### INSTRUCTIONS FOR THE TASK
Which lines of the data below hold "true"? Copy each of them.

Items from a dataset:

◆ ◆ ◆ ◆ ◆

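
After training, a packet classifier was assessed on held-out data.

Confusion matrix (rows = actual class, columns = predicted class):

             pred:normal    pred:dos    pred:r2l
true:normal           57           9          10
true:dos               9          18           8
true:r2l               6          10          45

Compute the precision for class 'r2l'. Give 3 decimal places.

precision = TP/(TP+FP).
r2l: TP=45, FP=10+8=18 → 45/63 = 0.7143

0.714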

◆ ◆ ◆ ◆ ◆

### RESULT OF THIS TASK
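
true:normal           57           9          10
true:dos               9          18           8
true:r2l               6          10          45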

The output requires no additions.